TASK TO COMPLETE - Repeat exactly, and only, the lines of the entries below from the one with "A 2D planar robot arm has 5" through the one with "The maximum reach", both ends included.

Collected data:
- Opening Delimiter -

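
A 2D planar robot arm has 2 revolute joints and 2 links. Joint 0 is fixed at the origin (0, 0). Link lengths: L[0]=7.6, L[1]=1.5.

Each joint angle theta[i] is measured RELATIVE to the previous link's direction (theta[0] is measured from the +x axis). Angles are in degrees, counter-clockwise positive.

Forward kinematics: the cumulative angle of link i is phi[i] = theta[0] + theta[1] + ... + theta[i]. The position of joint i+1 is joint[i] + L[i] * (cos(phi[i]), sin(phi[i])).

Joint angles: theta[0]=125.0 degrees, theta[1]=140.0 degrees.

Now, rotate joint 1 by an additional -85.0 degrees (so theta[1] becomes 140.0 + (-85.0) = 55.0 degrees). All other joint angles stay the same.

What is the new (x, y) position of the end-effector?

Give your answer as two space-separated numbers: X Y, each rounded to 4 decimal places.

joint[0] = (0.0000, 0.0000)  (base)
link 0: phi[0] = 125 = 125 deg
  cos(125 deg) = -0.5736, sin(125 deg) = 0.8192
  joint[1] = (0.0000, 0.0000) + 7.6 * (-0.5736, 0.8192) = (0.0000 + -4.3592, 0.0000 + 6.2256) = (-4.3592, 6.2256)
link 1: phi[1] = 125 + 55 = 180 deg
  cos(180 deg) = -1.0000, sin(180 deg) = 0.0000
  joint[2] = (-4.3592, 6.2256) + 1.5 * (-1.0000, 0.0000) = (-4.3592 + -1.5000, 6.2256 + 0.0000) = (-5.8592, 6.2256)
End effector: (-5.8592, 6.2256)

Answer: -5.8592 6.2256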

- Closing Delimiter -
- Opening Delimiter -

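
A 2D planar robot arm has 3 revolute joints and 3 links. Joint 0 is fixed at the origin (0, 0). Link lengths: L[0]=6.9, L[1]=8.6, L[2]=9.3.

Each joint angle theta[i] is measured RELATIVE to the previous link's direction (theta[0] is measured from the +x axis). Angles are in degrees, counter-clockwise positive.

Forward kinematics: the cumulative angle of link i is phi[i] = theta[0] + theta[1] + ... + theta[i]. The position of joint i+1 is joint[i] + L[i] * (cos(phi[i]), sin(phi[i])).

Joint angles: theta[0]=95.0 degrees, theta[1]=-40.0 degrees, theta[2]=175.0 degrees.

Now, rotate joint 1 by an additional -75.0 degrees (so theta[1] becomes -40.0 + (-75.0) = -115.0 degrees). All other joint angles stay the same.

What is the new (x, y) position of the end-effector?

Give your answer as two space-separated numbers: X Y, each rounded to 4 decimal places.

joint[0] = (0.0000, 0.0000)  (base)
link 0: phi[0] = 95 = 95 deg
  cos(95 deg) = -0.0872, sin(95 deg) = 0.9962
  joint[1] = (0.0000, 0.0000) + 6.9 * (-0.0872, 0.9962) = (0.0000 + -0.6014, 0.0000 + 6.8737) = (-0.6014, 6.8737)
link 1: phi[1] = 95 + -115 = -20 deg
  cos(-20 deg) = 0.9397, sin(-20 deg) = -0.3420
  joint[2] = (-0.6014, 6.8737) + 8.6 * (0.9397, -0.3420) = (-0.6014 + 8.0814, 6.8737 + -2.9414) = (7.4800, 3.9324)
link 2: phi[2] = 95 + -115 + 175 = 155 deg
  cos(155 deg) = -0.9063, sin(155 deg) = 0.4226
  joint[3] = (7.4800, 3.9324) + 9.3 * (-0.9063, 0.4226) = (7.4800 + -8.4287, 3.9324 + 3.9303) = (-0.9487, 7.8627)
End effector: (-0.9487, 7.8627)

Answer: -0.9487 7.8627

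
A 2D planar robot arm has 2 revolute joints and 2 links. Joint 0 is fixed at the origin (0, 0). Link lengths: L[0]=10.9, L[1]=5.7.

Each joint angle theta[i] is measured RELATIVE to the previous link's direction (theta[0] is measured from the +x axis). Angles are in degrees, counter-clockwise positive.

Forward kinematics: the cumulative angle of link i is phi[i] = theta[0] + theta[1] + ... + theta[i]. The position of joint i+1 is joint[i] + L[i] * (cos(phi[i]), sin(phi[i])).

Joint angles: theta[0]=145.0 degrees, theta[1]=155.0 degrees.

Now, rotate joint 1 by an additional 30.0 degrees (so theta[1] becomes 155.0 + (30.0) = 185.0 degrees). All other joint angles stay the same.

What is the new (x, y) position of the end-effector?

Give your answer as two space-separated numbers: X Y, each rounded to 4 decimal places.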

- Closing Delimiter -
- Opening Delimiter -

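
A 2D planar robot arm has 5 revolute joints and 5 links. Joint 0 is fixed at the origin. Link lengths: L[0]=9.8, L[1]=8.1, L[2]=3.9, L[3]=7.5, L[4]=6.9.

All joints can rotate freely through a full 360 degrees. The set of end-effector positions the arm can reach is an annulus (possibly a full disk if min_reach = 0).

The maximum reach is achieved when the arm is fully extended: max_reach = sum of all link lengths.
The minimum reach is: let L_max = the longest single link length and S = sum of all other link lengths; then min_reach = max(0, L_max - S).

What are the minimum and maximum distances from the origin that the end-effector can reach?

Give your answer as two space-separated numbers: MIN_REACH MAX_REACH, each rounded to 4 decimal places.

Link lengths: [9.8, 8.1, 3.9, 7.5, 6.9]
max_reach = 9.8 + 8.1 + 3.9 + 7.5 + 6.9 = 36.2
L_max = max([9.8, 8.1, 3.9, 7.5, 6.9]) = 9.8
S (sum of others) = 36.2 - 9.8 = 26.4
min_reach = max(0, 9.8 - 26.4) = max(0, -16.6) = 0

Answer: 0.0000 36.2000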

- Closing Delimiter -

RESULT OF THE EXERCISE -
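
A 2D planar robot arm has 5 revolute joints and 5 links. Joint 0 is fixed at the origin. Link lengths: L[0]=9.8, L[1]=8.1, L[2]=3.9, L[3]=7.5, L[4]=6.9.

All joints can rotate freely through a full 360 degrees. The set of end-effector positions the arm can reach is an annulus (possibly a full disk if min_reach = 0).

The maximum reach is achieved when the arm is fully extended: max_reach = sum of all link lengths.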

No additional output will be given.